RECORDS PROVIDED
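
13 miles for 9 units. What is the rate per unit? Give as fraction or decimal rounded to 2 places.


Total miles = 13
Number of units = 9
Unit rate = 13 / 9
= 1.44 miles per unit

1.44


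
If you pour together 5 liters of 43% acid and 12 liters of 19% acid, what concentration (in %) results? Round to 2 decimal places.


Solute in mixture 1 = 43% of 5 L = 5*43/100 = 43/20 L
Solute in mixture 2 = 19% of 12 L = 12*19/100 = 57/25 L
Total solute = 43/20 + 57/25 = 443/100 L
Total volume = 5 + 12 = 17 L
Final concentration = 443/100/17 * 100 = 26.06%

26.06


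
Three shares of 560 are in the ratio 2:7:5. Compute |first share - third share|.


Total parts = 2 + 7 + 5 = 14
Value per part = 560 / 14 = 40
Shares: 2*40=80, 7*40=280, 5*40=200
First share = 80, third share = 200
Difference = |80 - 200| = 120

120


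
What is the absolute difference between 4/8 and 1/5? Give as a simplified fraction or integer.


Simplify: 4/8 = 1/2 and 1/5 = 1/5
Find common denominator: LCD = 10
Convert: 5/10 and 2/10
Difference = |5 - 2|/10 = 3/10
Simplified = 3/10

3/10


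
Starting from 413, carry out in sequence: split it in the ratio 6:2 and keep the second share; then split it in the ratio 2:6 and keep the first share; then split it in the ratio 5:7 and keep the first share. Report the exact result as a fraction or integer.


Start with 413.
Step 1: Split 6:2, second share = 413 * 2/8 = 413/4
Step 2: Split 2:6, first share = 413/4 * 2/8 = 413/16
Step 3: Split 5:7, first share = 413/16 * 5/12 = 2065/192
Final result = 2065/192

2065/192


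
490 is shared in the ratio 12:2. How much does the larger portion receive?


Total parts = 12 + 2 = 14
Value per part = 490 / 14 = 35
First share = 12 * 35 = 420
Second share = 2 * 35 = 70
Larger share = 420

420


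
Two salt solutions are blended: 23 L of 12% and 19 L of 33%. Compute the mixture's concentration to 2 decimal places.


Solute in mixture 1 = 12% of 23 L = 23*12/100 = 69/25 L
Solute in mixture 2 = 33% of 19 L = 19*33/100 = 627/100 L
Total solute = 69/25 + 627/100 = 903/100 L
Total volume = 23 + 19 = 42 L
Final concentration = 903/100/42 * 100 = 21.50%

21.50


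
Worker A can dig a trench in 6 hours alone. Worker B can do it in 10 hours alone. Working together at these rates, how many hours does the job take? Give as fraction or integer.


Rate of A = 1/6 job per hour
Rate of B = 1/10 job per hour
Combined rate = 1/6 + 1/10
Find common denominator: (10 + 6)/(6*10) = 16/60
Combined rate = 4/15 job per hour
Time together = 1 / (4/15) = 15/4 hours

15/4


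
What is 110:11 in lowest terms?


Find GCD(110, 11)
GCD = 11
Divide both by 11: 110/11 = 10, 11/11 = 1
Simplified ratio = 10:1

10:1


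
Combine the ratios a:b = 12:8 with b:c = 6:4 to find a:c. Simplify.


Given a:b = 12:8 and b:c = 6:4
Make b consistent. Multiply first ratio by 6: a:b = 72:48
Multiply second ratio by 8: b:c = 48:32
Now b = 48 in both, so a:b:c = 72:48:32
Therefore a:c = 72:32
Simplify by GCD: a:c = 9:4

9:4


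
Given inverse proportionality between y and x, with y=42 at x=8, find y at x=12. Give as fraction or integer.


Inverse proportion: y = k/x
Find k: k = 8 * 42 = 336
Compute y at x=12: y = 336/12
y = 28

28


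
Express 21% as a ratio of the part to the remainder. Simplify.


Part = 21%, Remainder = 79%
Ratio = 21:79
GCD(21, 79) = 1
Simplify: 21:79 = 21:79

21:79


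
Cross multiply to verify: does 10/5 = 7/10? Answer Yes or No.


Cross multiply to check 10/5 = 7/10
Left cross product: 10 * 10 = 100
Right cross product: 5 * 7 = 35
100 != 35
Not equal, so proportions differ => No

No


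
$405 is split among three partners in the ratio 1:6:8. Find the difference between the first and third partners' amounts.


Total parts = 1 + 6 + 8 = 15
Value per part = 405 / 15 = 27
Shares: 1*27=27, 6*27=162, 8*27=216
First share = 27, third share = 216
Difference = |27 - 216| = 189

189


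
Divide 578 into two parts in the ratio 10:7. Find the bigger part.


Total parts = 10 + 7 = 17
Value per part = 578 / 17 = 34
First share = 10 * 34 = 340
Second share = 7 * 34 = 238
Larger share = 340

340


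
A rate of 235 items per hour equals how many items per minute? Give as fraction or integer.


Converting from per hour to per minute
Rate = 235 items per hour
Divide by 60: 235/60
= 47/12 items per minute

47/12


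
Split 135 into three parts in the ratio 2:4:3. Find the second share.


Ratio = 2:4:3
Total parts = 2 + 4 + 3 = 9
Value per part = 135 / 9 = 15
First share = 2 * 15 = 30
Middle share = 4 * 15 = 60
Third share = 3 * 15 = 45

60


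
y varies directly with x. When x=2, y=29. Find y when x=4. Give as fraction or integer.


Direct proportion: y = kx
Find k: k = 29/2 = 29/2
Compute y at x=4: y = 29/2 * 4
y = 58

58


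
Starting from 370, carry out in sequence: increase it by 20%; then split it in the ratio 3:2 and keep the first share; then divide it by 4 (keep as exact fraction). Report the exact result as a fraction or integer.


Start with 370.
Step 1: Increase by 20%: 370 * 120/100 = 444
Step 2: Split 3:2, first share = 444 * 3/5 = 1332/5
Step 3: Divide by 4: 1332/5 / 4 = 333/5
Final result = 333/5

333/5


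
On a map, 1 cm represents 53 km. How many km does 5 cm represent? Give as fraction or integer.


Map scale: 1 cm = 53 km
Measured distance on map = 5 cm
Set up proportion: 5 * 53 / 1
= 265 / 1
= 265 km

265


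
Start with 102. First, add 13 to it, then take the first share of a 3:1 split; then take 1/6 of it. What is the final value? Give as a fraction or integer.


Start with 102.
Step 1: Add 13: 102+13=115; split 3:1 first = 115*3/4 = 345/4
Step 2: Take 1/6: 345/4 * 1/6 = 115/8
Final result = 115/8

115/8


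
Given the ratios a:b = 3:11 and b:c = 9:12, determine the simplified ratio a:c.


Given a:b = 3:11 and b:c = 9:12
Make b consistent. Multiply first ratio by 9: a:b = 27:99
Multiply second ratio by 11: b:c = 99:132
Now b = 99 in both, so a:b:c = 27:99:132
Therefore a:c = 27:132
Simplify by GCD: a:c = 9:44

9:44


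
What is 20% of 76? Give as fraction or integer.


Compute 20% of 76
Convert percentage: 20% = 20/100
Multiply: 76 * 20/100
= 1520/100
= 76/5

76/5


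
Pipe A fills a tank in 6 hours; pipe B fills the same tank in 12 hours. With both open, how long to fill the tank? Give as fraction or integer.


Rate of A = 1/6 job per hour
Rate of B = 1/12 job per hour
Combined rate = 1/6 + 1/12
Find common denominator: (12 + 6)/(6*12) = 18/72
Combined rate = 1/4 job per hour
Time together = 1 / (1/4) = 4 hours

4


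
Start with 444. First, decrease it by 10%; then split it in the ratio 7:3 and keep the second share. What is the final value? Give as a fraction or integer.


Start with 444.
Step 1: Decrease by 10%: 444 * 90/100 = 1998/5
Step 2: Split 7:3, second share = 1998/5 * 3/10 = 2997/25
Final result = 2997/25

2997/25


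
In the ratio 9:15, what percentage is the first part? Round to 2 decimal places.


Total parts = 9 + 15 = 24
First part fraction = 9/24
Percentage = (9/24) * 100
= 0.375 * 100
= 37.50%

37.50


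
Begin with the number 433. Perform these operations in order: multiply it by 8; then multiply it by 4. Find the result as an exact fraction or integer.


Start with 433.
Step 1: Multiply by 8: 433 * 8 = 3464
Step 2: Multiply by 4: 3464 * 4 = 13856
Final result = 13856

13856


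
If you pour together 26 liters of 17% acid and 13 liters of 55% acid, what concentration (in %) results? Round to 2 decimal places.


Solute in mixture 1 = 17% of 26 L = 26*17/100 = 221/50 L
Solute in mixture 2 = 55% of 13 L = 13*55/100 = 143/20 L
Total solute = 221/50 + 143/20 = 1157/100 L
Total volume = 26 + 13 = 39 L
Final concentration = 1157/100/39 * 100 = 29.67%

29.67


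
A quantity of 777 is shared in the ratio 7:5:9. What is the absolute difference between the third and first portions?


Total parts = 7 + 5 + 9 = 21
Value per part = 777 / 21 = 37
Shares: 7*37=259, 5*37=185, 9*37=333
Third share = 333, first share = 259
Difference = |333 - 259| = 74

74


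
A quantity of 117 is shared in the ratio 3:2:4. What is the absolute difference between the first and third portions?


Total parts = 3 + 2 + 4 = 9
Value per part = 117 / 9 = 13
Shares: 3*13=39, 2*13=26, 4*13=52
First share = 39, third share = 52
Difference = |39 - 52| = 13

13


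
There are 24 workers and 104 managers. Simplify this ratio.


Find GCD(24, 104)
GCD = 8
Divide both by 8: 24/8 = 3, 104/8 = 13
Simplified ratio = 3:13

3:13


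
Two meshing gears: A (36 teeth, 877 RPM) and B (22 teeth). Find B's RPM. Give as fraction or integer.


Gear ratio: teeth_A * RPM_A = teeth_B * RPM_B
36 * 877 = 22 * RPM_B
31572 = 22 * RPM_B
RPM_B = 31572 / 22
RPM_B = 15786/11

15786/11


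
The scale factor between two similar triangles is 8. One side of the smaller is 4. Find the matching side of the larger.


Similar triangles have proportional sides
Scale factor = 8
Smaller side = 4
Corresponding larger side = 4 * 8
= 32

32


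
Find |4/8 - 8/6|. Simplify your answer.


Simplify: 4/8 = 1/2 and 8/6 = 4/3
Find common denominator: LCD = 6
Convert: 3/6 and 8/6
Difference = |3 - 8|/6 = 5/6
Simplified = 5/6

5/6


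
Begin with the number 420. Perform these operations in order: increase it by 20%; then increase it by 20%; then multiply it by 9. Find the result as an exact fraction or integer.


Start with 420.
Step 1: Increase by 20%: 420 * 120/100 = 504
Step 2: Increase by 20%: 504 * 120/100 = 3024/5
Step 3: Multiply by 9: 3024/5 * 9 = 27216/5
Final result = 27216/5

27216/5


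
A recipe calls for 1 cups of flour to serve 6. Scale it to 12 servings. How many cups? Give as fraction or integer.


Original: 1 cups for 6 servings
Target servings = 12
Scaling factor = 12/6
New amount = 1 * 12/6
= 12/6
= 2 cups

2


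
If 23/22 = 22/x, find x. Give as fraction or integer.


Setting up: 23/22 = 22/x
Cross multiply: 23 * x = 22 * 22
23x = 484
x = 484/23
x = 484/23

484/23


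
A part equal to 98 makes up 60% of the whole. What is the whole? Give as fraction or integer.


Given: 98 is 60% of the whole
Set up: 98 = 60/100 * whole
whole = 98 * 100 / 60
whole = 9800 / 60
whole = 490/3

490/3


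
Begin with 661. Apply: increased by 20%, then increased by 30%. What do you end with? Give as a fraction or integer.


Start: 661
Step 1: increase by 20% => multiply by 120/100
  661 * 120/100 = 3966/5
Step 2: increase by 30% => multiply by 130/100
  3966/5 * 130/100 = 25779/25
Final value = 25779/25

25779/25


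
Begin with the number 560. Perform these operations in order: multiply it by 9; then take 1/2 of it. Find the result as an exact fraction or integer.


Start with 560.
Step 1: Multiply by 9: 560 * 9 = 5040
Step 2: Take 1/2: 5040 * 1/2 = 2520
Final result = 2520

2520


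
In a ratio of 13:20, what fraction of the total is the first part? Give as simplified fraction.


Total parts = 13 + 20 = 33
First part fraction = 13/33
Simplify: 13/33 = 13/33

13/33


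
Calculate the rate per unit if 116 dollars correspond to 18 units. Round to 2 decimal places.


Total dollars = 116
Number of units = 18
Unit rate = 116 / 18
= 6.44 dollars per unit

6.44


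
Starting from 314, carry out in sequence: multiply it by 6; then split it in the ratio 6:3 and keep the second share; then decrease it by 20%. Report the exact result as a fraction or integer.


Start with 314.
Step 1: Multiply by 6: 314 * 6 = 1884
Step 2: Split 6:3, second share = 1884 * 3/9 = 628
Step 3: Decrease by 20%: 628 * 80/100 = 2512/5
Final result = 2512/5

2512/5


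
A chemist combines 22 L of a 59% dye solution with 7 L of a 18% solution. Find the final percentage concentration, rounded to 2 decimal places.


Solute in mixture 1 = 59% of 22 L = 22*59/100 = 649/50 L
Solute in mixture 2 = 18% of 7 L = 7*18/100 = 63/50 L
Total solute = 649/50 + 63/50 = 356/25 L
Total volume = 22 + 7 = 29 L
Final concentration = 356/25/29 * 100 = 49.10%

49.10


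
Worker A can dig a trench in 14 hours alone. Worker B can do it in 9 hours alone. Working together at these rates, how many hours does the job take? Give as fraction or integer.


Rate of A = 1/14 job per hour
Rate of B = 1/9 job per hour
Combined rate = 1/14 + 1/9
Find common denominator: (9 + 14)/(14*9) = 23/126
Combined rate = 23/126 job per hour
Time together = 1 / (23/126) = 126/23 hours

126/23


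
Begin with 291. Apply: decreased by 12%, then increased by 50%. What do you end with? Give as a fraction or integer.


Start: 291
Step 1: decrease by 12% => multiply by 88/100
  291 * 88/100 = 6402/25
Step 2: increase by 50% => multiply by 150/100
  6402/25 * 150/100 = 9603/25
Final value = 9603/25

9603/25


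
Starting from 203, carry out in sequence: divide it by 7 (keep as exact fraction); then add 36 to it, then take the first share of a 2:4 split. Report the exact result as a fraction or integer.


Start with 203.
Step 1: Divide by 7: 203 / 7 = 29
Step 2: Add 36: 29+36=65; split 2:4 first = 65*2/6 = 65/3
Final result = 65/3

65/3


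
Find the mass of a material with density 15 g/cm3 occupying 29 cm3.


Using mass = density * volume
Density = 15 g/cm3
Volume = 29 cm3
Mass = 15 * 29
= 435 g

435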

YOUR OBJECTIVE
Write out exactly the lines from the line containing "Find the mass" to the end of the listing above, both included, and nothing else.

RESPONSE TO THE EXERCISE
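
Find the mass of a material with density 15 g/cm3 occupying 29 cm3.


Using mass = density * volume
Density = 15 g/cm3
Volume = 29 cm3
Mass = 15 * 29
= 435 g

435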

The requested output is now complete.